EXERCISE AIM -> I need the lines below from the one with "A stratified random sample is taken from a population of 1825" down to the one with "Stratum 3: N_h = 575, n_h" reproduced exactly, both ends included, and nothing else.

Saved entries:
*** Block opens ***

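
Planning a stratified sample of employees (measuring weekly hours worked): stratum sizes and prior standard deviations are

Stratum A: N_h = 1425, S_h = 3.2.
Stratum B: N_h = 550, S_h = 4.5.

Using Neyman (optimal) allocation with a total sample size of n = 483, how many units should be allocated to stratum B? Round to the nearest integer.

170

Neyman allocation: n_h = n · N_h S_h / Σ N_i S_i, with n = 483.
  stratum A: N_h·S_h = 1425·3.2 = 4560.00
  stratum B: N_h·S_h = 550·4.5 = 2475.00
Σ N_h S_h = 7035.00
n for stratum B = 483·2475.00/7035.00 = 169.925 → 170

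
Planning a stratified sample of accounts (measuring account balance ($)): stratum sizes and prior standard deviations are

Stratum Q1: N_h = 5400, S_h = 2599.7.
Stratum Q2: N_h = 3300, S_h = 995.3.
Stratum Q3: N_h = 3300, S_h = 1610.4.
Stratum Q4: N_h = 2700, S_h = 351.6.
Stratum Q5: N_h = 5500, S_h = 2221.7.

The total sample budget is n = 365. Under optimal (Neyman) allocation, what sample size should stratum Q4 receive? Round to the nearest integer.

10

Neyman allocation: n_h = n · N_h S_h / Σ N_i S_i, with n = 365.
  stratum Q1: N_h·S_h = 5400·2599.7 = 14038380.00
  stratum Q2: N_h·S_h = 3300·995.3 = 3284490.00
  stratum Q3: N_h·S_h = 3300·1610.4 = 5314320.00
  stratum Q4: N_h·S_h = 2700·351.6 = 949320.00
  stratum Q5: N_h·S_h = 5500·2221.7 = 12219350.00
Σ N_h S_h = 35805860.00
n for stratum Q4 = 365·949320.00/35805860.00 = 9.677 → 10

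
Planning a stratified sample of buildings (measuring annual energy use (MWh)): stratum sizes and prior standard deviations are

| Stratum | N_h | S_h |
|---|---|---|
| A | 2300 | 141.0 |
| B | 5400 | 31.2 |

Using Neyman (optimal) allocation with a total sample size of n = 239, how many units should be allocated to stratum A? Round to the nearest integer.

157

Neyman allocation: n_h = n · N_h S_h / Σ N_i S_i, with n = 239.
  stratum A: N_h·S_h = 2300·141.0 = 324300.00
  stratum B: N_h·S_h = 5400·31.2 = 168480.00
Σ N_h S_h = 492780.00
n for stratum A = 239·324300.00/492780.00 = 157.287 → 157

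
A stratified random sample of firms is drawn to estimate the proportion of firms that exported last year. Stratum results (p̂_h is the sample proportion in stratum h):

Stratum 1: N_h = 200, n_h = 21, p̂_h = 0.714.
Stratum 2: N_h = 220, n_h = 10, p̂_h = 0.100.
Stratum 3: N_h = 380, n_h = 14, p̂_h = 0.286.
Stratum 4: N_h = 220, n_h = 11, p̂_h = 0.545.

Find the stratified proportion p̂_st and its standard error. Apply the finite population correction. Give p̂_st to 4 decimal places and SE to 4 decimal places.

N = 1020; stratum weights W_h = N_h/N.
p̂_st = Σ W_h p̂_h = (200·0.714 + 220·0.100 + 380·0.286 + 220·0.545)/1020 = 0.38567
V̂(p̂_st) = Σ W_h² (1 − n_h/N_h) p̂_h(1−p̂_h)/(n_h−1):
  stratum 1: (200/1020)²·(1 − 21/200)·0.714·0.286/20 = 0.000351331
  stratum 2: (220/1020)²·(1 − 10/220)·0.100·0.900/9 = 0.00044406
  stratum 3: (380/1020)²·(1 − 14/380)·0.286·0.714/13 = 0.00209984
  stratum 4: (220/1020)²·(1 − 11/220)·0.545·0.455/10 = 0.00109591
V̂(p̂_st) = 0.00399114; SE = √V̂ = 0.0631755

p̂_st ≈ 0.3857, SE ≈ 0.0632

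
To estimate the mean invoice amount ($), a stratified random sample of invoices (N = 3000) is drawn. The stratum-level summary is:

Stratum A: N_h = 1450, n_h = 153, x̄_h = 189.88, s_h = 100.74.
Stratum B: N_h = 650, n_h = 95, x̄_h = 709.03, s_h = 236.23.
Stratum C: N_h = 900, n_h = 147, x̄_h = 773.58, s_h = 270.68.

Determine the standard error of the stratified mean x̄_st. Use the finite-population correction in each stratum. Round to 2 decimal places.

V̂(x̄_st) = Σ W_h² (1 − n_h/N_h) s_h²/n_h, with W_h = N_h/N and N = 3000:
  stratum A: (1450/3000)²·(1 − 153/1450)·100.74²/153 = 13.8605
  stratum B: (650/3000)²·(1 − 95/650)·236.23²/95 = 23.5456
  stratum C: (900/3000)²·(1 − 147/900)·270.68²/147 = 37.531
V̂(x̄_st) = 74.9371
SE(x̄_st) = √74.9371 = 8.65662

SE(x̄_st) ≈ 8.66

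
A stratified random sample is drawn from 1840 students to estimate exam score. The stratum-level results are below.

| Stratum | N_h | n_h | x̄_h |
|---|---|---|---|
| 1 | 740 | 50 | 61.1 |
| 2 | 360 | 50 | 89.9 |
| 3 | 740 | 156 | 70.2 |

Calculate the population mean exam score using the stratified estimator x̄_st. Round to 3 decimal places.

N = Σ N_h = 1840. Stratum weights W_h = N_h/N.
x̄_st = (740·61.1 + 360·89.9 + 740·70.2) / 1840 = 70.39457

x̄_st ≈ 70.395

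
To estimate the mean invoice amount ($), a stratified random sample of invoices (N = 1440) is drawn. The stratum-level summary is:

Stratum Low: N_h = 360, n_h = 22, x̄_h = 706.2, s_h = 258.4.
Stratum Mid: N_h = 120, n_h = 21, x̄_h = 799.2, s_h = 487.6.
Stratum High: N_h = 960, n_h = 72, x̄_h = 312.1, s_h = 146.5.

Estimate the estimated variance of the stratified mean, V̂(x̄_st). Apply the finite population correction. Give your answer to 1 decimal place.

V̂(x̄_st) ≈ 365.5

V̂(x̄_st) = Σ W_h² (1 − n_h/N_h) s_h²/n_h, with W_h = N_h/N and N = 1440:
  stratum Low: (360/1440)²·(1 − 22/360)·258.4²/22 = 178.097
  stratum Mid: (120/1440)²·(1 − 21/120)·487.6²/21 = 64.8634
  stratum High: (960/1440)²·(1 − 72/960)·146.5²/72 = 122.547
V̂(x̄_st) = 365.507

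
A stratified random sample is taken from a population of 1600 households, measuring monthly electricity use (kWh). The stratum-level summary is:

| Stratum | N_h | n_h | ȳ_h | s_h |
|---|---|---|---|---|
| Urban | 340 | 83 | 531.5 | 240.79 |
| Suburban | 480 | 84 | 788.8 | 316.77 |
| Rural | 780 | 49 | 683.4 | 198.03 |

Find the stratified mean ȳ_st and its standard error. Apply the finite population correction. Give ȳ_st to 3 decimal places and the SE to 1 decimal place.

ȳ_st = Σ W_h ȳ_h = (340·531.5 + 480·788.8 + 780·683.4)/1600 = 682.74125
V̂(ȳ_st) = Σ W_h² (1 − n_h/N_h) s_h²/n_h, with W_h = N_h/N and N = 1600:
  stratum Urban: (340/1600)²·(1 − 83/340)·240.79²/83 = 23.8435
  stratum Suburban: (480/1600)²·(1 − 84/480)·316.77²/84 = 88.6963
  stratum Rural: (780/1600)²·(1 − 49/780)·198.03²/49 = 178.253
V̂(ȳ_st) = 290.793
SE(ȳ_st) = √290.793 = 17.0527

ȳ_st ≈ 682.741, SE ≈ 17.1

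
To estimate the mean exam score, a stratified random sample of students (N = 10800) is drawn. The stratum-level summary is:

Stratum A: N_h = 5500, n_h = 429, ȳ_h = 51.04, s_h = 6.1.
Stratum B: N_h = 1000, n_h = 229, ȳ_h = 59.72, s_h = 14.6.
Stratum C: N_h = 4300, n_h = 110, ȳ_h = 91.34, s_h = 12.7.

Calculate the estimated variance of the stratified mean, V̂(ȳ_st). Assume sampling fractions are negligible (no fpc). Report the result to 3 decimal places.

V̂(ȳ_st) = Σ W_h² s_h²/n_h, with W_h = N_h/N and N = 10800:
  stratum A: (5500/10800)²·6.1²/429 = 0.0224947
  stratum B: (1000/10800)²·14.6²/229 = 0.00798036
  stratum C: (4300/10800)²·12.7²/110 = 0.232436
V̂(ȳ_st) = 0.262911

V̂(ȳ_st) ≈ 0.263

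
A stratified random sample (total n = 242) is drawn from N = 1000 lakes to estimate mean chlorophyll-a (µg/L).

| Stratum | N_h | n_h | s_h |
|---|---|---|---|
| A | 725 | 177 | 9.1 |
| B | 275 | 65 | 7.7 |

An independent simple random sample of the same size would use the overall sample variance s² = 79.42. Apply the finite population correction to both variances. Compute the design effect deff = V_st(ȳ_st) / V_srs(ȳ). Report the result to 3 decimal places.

deff ≈ 0.959

V̂(ȳ_st) = Σ W_h² (1 − n_h/N_h) s_h²/n_h, with W_h = N_h/N and N = 1000:
  stratum A: (725/1000)²·(1 − 177/725)·9.1²/177 = 0.185878
  stratum B: (275/1000)²·(1 − 65/275)·7.7²/65 = 0.0526769
V_st = 0.238555
V_srs = (1 − 242/1000)·79.42/242 = 0.248762
deff = V_st / V_srs = 0.238555/0.248762 = 0.9590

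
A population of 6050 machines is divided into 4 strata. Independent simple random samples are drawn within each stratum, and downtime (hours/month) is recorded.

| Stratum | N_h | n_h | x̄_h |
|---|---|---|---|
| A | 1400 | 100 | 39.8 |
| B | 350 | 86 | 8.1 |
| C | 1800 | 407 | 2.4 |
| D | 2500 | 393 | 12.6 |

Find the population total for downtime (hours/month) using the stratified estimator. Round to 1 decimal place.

τ̂_st = Σ N_h x̄_h = 1400·39.8 + 350·8.1 + 1800·2.4 + 2500·12.6 = 94375.0

τ̂_st ≈ 94375.0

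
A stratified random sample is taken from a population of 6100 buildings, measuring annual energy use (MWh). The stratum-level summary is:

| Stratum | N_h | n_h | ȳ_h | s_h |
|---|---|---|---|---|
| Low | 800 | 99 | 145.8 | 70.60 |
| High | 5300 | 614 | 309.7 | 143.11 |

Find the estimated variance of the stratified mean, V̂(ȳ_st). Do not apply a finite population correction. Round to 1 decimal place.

V̂(ȳ_st) = Σ W_h² s_h²/n_h, with W_h = N_h/N and N = 6100:
  stratum Low: (800/6100)²·70.60²/99 = 0.865953
  stratum High: (5300/6100)²·143.11²/614 = 25.1805
V̂(ȳ_st) = 26.0464

V̂(ȳ_st) ≈ 26.0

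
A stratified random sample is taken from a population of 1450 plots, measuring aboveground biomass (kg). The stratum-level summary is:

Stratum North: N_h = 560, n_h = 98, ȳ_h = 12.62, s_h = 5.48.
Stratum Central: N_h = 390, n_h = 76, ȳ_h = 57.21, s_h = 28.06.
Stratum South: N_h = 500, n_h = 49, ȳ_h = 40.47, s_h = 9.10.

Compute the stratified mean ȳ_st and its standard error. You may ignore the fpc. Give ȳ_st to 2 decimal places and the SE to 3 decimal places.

ȳ_st ≈ 34.22, SE ≈ 0.998

ȳ_st = Σ W_h ȳ_h = (560·12.62 + 390·57.21 + 500·40.47)/1450 = 34.21662
V̂(ȳ_st) = Σ W_h² s_h²/n_h, with W_h = N_h/N and N = 1450:
  stratum North: (560/1450)²·5.48²/98 = 0.0457062
  stratum Central: (390/1450)²·28.06²/76 = 0.749471
  stratum South: (500/1450)²·9.10²/49 = 0.200951
V̂(ȳ_st) = 0.996129
SE(ȳ_st) = √0.996129 = 0.998062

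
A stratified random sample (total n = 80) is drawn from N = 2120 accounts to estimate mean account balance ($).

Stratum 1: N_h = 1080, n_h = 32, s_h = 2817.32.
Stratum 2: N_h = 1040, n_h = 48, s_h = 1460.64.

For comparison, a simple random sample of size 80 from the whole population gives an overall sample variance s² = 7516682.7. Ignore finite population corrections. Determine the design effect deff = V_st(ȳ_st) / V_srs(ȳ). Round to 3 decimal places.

V̂(ȳ_st) = Σ W_h² s_h²/n_h, with W_h = N_h/N and N = 2120:
  stratum 1: (1080/2120)²·2817.32²/32 = 64372.2
  stratum 2: (1040/2120)²·1460.64²/48 = 10696.5
V_st = 75068.6
V_srs = s²/n = 7516682.7/80 = 93958.5
deff = V_st / V_srs = 75068.6/93958.5 = 0.7990

deff ≈ 0.799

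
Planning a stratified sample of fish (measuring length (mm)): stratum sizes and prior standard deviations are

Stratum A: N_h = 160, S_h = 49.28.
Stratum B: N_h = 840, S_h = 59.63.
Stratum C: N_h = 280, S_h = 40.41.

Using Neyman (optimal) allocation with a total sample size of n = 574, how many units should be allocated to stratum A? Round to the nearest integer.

Neyman allocation: n_h = n · N_h S_h / Σ N_i S_i, with n = 574.
  stratum A: N_h·S_h = 160·49.28 = 7884.80
  stratum B: N_h·S_h = 840·59.63 = 50089.20
  stratum C: N_h·S_h = 280·40.41 = 11314.80
Σ N_h S_h = 69288.80
n for stratum A = 574·7884.80/69288.80 = 65.319 → 65

65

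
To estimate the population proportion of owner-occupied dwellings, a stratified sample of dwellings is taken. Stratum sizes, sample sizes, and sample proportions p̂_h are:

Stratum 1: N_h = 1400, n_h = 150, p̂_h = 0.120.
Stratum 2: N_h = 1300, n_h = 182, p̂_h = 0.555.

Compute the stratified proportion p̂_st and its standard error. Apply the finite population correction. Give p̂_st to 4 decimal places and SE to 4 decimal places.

p̂_st ≈ 0.3294, SE ≈ 0.0210

N = 2700; stratum weights W_h = N_h/N.
p̂_st = Σ W_h p̂_h = (1400·0.120 + 1300·0.555)/2700 = 0.32944
V̂(p̂_st) = Σ W_h² (1 − n_h/N_h) p̂_h(1−p̂_h)/(n_h−1):
  stratum 1: (1400/2700)²·(1 − 150/1400)·0.120·0.880/149 = 0.000170133
  stratum 2: (1300/2700)²·(1 − 182/1300)·0.555·0.445/181 = 0.00027204
V̂(p̂_st) = 0.000442172; SE = √V̂ = 0.0210279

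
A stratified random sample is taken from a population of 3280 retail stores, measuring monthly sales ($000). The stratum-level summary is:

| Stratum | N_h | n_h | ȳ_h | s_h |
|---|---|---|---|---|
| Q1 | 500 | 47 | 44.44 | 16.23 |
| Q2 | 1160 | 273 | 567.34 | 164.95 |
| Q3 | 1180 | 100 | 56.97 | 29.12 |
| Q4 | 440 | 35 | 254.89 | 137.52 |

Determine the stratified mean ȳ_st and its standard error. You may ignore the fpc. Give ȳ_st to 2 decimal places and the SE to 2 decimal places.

ȳ_st ≈ 262.11, SE ≈ 4.84

ȳ_st = Σ W_h ȳ_h = (500·44.44 + 1160·567.34 + 1180·56.97 + 440·254.89)/3280 = 262.10689
V̂(ȳ_st) = Σ W_h² s_h²/n_h, with W_h = N_h/N and N = 3280:
  stratum Q1: (500/3280)²·16.23²/47 = 0.130236
  stratum Q2: (1160/3280)²·164.95²/273 = 12.4655
  stratum Q3: (1180/3280)²·29.12²/100 = 1.09749
  stratum Q4: (440/3280)²·137.52²/35 = 9.72347
V̂(ȳ_st) = 23.4167
SE(ȳ_st) = √23.4167 = 4.83908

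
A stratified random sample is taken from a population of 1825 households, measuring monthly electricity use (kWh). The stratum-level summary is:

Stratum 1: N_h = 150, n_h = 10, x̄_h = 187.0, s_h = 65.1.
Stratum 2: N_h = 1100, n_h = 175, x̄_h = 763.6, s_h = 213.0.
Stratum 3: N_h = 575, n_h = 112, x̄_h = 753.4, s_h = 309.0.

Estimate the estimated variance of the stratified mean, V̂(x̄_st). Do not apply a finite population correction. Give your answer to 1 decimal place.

V̂(x̄_st) = Σ W_h² s_h²/n_h, with W_h = N_h/N and N = 1825:
  stratum 1: (150/1825)²·65.1²/10 = 2.86298
  stratum 2: (1100/1825)²·213.0²/175 = 94.1848
  stratum 3: (575/1825)²·309.0²/112 = 84.627
V̂(x̄_st) = 181.675

V̂(x̄_st) ≈ 181.7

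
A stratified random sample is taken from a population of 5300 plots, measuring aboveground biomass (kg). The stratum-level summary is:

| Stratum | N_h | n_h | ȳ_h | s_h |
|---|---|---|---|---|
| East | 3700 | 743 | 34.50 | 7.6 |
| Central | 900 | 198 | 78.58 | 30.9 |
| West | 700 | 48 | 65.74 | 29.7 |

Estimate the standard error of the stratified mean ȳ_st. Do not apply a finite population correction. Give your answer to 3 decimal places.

V̂(ȳ_st) = Σ W_h² s_h²/n_h, with W_h = N_h/N and N = 5300:
  stratum East: (3700/5300)²·7.6²/743 = 0.037887
  stratum Central: (900/5300)²·30.9²/198 = 0.139055
  stratum West: (700/5300)²·29.7²/48 = 0.320565
V̂(ȳ_st) = 0.497506
SE(ȳ_st) = √0.497506 = 0.705341

SE(ȳ_st) ≈ 0.705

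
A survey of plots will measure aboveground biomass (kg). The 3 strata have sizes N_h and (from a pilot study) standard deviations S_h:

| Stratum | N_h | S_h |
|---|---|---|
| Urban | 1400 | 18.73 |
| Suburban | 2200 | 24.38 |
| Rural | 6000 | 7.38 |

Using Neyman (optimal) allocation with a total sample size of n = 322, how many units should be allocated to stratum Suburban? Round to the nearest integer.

139

Neyman allocation: n_h = n · N_h S_h / Σ N_i S_i, with n = 322.
  stratum Urban: N_h·S_h = 1400·18.73 = 26222.00
  stratum Suburban: N_h·S_h = 2200·24.38 = 53636.00
  stratum Rural: N_h·S_h = 6000·7.38 = 44280.00
Σ N_h S_h = 124138.00
n for stratum Suburban = 322·53636.00/124138.00 = 139.126 → 139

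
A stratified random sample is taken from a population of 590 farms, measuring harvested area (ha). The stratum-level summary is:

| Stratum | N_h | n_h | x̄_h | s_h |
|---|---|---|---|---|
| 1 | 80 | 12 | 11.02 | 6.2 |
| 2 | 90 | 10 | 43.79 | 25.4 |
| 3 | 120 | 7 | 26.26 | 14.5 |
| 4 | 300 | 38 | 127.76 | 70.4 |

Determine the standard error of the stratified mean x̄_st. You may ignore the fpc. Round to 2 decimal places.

SE(x̄_st) ≈ 6.04

V̂(x̄_st) = Σ W_h² s_h²/n_h, with W_h = N_h/N and N = 590:
  stratum 1: (80/590)²·6.2²/12 = 0.058895
  stratum 2: (90/590)²·25.4²/10 = 1.50123
  stratum 3: (120/590)²·14.5²/7 = 1.2425
  stratum 4: (300/590)²·70.4²/38 = 33.721
V̂(x̄_st) = 36.5236
SE(x̄_st) = √36.5236 = 6.04348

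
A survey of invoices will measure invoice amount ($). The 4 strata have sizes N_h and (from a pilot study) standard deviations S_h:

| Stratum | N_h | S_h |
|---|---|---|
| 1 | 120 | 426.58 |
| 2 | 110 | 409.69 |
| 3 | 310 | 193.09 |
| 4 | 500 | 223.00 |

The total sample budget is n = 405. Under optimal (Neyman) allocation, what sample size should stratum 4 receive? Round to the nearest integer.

Neyman allocation: n_h = n · N_h S_h / Σ N_i S_i, with n = 405.
  stratum 1: N_h·S_h = 120·426.58 = 51189.60
  stratum 2: N_h·S_h = 110·409.69 = 45065.90
  stratum 3: N_h·S_h = 310·193.09 = 59857.90
  stratum 4: N_h·S_h = 500·223.00 = 111500.00
Σ N_h S_h = 267613.40
n for stratum 4 = 405·111500.00/267613.40 = 168.742 → 169

169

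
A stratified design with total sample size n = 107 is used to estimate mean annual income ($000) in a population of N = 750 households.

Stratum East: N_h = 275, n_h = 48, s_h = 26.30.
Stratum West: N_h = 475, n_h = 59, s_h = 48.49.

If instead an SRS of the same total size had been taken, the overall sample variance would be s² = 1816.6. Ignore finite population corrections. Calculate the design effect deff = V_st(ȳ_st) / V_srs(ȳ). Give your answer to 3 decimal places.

deff ≈ 1.056

V̂(ȳ_st) = Σ W_h² s_h²/n_h, with W_h = N_h/N and N = 750:
  stratum East: (275/750)²·26.30²/48 = 1.93737
  stratum West: (475/750)²·48.49²/59 = 15.9852
V_st = 17.9225
V_srs = s²/n = 1816.6/107 = 16.9776
deff = V_st / V_srs = 17.9225/16.9776 = 1.0557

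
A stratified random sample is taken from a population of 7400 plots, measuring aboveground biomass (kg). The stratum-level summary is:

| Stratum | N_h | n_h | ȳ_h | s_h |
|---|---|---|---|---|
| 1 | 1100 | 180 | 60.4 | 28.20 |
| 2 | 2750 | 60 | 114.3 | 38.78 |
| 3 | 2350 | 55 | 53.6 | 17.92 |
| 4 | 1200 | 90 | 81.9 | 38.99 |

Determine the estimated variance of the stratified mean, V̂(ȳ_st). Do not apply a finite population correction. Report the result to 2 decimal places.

V̂(ȳ_st) ≈ 4.59

V̂(ȳ_st) = Σ W_h² s_h²/n_h, with W_h = N_h/N and N = 7400:
  stratum 1: (1100/7400)²·28.20²/180 = 0.097622
  stratum 2: (2750/7400)²·38.78²/60 = 3.46152
  stratum 3: (2350/7400)²·17.92²/55 = 0.588824
  stratum 4: (1200/7400)²·38.99²/90 = 0.444184
V̂(ȳ_st) = 4.59215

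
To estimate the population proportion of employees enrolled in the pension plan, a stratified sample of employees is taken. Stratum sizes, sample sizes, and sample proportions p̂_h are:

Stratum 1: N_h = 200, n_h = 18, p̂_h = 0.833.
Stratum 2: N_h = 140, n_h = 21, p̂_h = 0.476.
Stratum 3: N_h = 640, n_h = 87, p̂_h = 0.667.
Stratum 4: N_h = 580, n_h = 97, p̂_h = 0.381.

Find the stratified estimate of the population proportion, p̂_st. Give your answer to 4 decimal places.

N = 1560; stratum weights W_h = N_h/N.
p̂_st = Σ W_h p̂_h = (200·0.833 + 140·0.476 + 640·0.667 + 580·0.381)/1560 = 0.56481

p̂_st ≈ 0.5648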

*** Block closes ***

TASK OUTPUT ->
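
A stratified random sample is taken from a population of 1825 households, measuring monthly electricity use (kWh). The stratum-level summary is:

Stratum 1: N_h = 150, n_h = 10, x̄_h = 187.0, s_h = 65.1.
Stratum 2: N_h = 1100, n_h = 175, x̄_h = 763.6, s_h = 213.0.
Stratum 3: N_h = 575, n_h = 112, x̄_h = 753.4, s_h = 309.0.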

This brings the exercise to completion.